▶ Exercise:
First find the line with "The claimant pursues" in the entries below, then set down exactly every line through the line with "Stage I.1 — The claimant", that line included.
--- Material for the task ---
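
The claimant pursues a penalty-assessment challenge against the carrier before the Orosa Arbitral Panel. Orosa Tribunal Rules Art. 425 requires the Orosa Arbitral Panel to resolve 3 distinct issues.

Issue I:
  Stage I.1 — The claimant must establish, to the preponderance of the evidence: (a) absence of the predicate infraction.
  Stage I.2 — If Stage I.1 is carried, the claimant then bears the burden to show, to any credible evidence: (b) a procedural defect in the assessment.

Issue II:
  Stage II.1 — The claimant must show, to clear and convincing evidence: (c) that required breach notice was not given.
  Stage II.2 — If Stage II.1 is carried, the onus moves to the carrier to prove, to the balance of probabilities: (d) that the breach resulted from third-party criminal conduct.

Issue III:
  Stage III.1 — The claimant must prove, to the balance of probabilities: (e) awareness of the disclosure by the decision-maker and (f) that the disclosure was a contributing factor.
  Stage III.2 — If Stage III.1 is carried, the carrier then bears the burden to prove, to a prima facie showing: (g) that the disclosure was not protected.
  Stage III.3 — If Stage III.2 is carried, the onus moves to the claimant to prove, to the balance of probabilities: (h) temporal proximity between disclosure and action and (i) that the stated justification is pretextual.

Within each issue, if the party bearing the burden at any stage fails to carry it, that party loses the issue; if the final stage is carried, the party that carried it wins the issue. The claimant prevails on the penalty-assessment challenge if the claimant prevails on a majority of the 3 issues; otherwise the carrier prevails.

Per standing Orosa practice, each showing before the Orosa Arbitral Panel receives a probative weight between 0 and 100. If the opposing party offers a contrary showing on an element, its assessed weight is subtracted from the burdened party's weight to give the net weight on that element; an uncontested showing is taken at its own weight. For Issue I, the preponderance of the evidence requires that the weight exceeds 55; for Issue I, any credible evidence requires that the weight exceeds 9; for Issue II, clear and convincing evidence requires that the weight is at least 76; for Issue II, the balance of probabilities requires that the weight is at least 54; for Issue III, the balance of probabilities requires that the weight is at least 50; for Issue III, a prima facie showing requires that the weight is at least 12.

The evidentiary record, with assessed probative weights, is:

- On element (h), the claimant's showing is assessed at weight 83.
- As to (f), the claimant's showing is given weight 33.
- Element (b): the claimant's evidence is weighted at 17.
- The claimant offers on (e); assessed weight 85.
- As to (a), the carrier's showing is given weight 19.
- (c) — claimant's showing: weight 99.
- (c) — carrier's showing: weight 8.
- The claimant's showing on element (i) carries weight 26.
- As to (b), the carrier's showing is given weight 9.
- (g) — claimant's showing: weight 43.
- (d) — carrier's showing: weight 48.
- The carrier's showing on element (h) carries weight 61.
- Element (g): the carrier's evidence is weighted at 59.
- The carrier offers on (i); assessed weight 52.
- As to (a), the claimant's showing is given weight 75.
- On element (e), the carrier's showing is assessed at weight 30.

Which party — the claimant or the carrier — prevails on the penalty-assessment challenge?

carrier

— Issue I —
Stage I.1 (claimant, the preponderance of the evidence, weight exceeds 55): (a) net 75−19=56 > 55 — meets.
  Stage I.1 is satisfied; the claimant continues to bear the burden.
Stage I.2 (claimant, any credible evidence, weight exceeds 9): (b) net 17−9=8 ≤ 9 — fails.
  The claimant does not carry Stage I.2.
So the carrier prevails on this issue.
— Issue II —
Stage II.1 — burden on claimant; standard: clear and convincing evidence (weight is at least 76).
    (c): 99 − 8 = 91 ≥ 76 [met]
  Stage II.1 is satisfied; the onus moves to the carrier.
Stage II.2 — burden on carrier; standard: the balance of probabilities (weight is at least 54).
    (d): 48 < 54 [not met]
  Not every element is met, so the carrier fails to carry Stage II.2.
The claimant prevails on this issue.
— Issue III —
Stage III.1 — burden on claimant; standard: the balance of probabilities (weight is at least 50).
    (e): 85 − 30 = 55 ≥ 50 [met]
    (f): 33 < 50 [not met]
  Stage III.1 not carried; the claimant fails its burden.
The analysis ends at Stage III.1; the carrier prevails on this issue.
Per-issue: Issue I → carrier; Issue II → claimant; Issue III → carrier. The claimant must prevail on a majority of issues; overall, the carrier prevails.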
---
--- Material for the task ---
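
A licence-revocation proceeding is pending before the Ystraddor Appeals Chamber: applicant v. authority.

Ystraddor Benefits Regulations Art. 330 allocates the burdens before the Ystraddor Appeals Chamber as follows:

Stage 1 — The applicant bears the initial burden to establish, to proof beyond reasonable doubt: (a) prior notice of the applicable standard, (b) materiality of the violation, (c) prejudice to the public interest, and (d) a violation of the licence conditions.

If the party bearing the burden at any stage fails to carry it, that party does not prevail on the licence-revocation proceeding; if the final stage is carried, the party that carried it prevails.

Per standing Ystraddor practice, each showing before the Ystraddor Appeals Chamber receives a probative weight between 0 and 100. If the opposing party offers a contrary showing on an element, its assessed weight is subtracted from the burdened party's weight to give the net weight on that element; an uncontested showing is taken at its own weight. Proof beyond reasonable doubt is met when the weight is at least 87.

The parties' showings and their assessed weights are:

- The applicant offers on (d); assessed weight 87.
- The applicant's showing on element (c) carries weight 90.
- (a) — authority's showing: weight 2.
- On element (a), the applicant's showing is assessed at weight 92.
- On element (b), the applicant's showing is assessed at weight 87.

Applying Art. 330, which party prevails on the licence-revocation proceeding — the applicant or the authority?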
---
--- Material for the task ---
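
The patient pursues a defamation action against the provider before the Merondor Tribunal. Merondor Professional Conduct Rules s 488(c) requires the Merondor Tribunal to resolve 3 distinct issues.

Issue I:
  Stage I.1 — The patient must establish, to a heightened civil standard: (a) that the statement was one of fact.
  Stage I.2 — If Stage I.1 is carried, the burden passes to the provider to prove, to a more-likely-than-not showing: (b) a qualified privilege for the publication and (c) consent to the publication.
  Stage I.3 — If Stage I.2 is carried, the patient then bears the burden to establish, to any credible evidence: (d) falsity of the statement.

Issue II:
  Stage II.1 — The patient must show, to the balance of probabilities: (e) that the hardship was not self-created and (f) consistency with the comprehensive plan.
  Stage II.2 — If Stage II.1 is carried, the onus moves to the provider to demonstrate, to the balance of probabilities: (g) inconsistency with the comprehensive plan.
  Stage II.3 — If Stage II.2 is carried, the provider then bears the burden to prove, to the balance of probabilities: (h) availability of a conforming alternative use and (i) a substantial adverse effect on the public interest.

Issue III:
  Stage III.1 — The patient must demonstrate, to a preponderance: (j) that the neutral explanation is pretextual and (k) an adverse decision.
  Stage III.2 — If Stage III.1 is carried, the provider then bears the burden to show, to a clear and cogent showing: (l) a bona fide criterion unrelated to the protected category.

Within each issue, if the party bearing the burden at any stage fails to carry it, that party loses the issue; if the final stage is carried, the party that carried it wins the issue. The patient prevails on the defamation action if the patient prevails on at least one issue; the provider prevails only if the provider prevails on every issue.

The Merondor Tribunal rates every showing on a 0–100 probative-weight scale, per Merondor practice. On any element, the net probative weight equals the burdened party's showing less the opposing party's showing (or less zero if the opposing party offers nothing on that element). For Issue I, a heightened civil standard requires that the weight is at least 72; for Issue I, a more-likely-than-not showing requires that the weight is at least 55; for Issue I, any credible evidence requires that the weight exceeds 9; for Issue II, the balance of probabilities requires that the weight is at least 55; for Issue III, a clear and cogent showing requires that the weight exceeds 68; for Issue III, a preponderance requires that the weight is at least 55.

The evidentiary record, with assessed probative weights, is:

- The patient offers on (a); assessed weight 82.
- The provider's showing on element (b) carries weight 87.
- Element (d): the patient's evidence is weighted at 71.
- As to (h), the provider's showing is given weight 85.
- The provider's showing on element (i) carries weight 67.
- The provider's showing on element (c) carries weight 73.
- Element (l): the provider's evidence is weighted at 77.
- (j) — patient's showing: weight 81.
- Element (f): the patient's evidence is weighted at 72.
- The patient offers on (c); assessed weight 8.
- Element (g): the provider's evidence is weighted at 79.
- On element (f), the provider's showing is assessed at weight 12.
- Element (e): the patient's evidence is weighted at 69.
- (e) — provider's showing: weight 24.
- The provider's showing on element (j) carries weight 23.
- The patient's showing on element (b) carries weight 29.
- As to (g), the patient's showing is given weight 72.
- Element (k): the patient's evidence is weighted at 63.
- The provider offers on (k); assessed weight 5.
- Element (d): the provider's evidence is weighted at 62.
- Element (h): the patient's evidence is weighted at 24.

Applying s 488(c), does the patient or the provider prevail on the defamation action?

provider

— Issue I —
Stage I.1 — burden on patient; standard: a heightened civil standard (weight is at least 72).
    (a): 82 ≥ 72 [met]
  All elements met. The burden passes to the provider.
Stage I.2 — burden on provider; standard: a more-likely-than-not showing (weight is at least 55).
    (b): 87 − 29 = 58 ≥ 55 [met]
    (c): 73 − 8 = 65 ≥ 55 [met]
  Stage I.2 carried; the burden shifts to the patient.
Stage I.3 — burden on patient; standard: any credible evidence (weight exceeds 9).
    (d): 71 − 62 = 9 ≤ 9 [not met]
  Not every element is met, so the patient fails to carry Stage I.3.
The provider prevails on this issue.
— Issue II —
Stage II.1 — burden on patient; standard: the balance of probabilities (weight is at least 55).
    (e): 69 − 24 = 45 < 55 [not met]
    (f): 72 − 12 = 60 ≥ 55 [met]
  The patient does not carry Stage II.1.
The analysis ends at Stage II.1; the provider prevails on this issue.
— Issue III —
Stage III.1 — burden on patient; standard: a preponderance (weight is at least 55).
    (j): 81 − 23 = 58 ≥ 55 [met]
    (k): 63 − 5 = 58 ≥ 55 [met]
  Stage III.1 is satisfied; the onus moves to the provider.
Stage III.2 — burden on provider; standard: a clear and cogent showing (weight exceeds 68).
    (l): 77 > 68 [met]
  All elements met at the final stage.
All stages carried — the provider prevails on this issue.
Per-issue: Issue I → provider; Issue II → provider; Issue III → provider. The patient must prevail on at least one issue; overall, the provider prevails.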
---
▶ Answer section:
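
The claimant pursues a penalty-assessment challenge against the carrier before the Orosa Arbitral Panel. Orosa Tribunal Rules Art. 425 requires the Orosa Arbitral Panel to resolve 3 distinct issues.

Issue I:
  Stage I.1 — The claimant must establish, to the preponderance of the evidence: (a) absence of the predicate infraction.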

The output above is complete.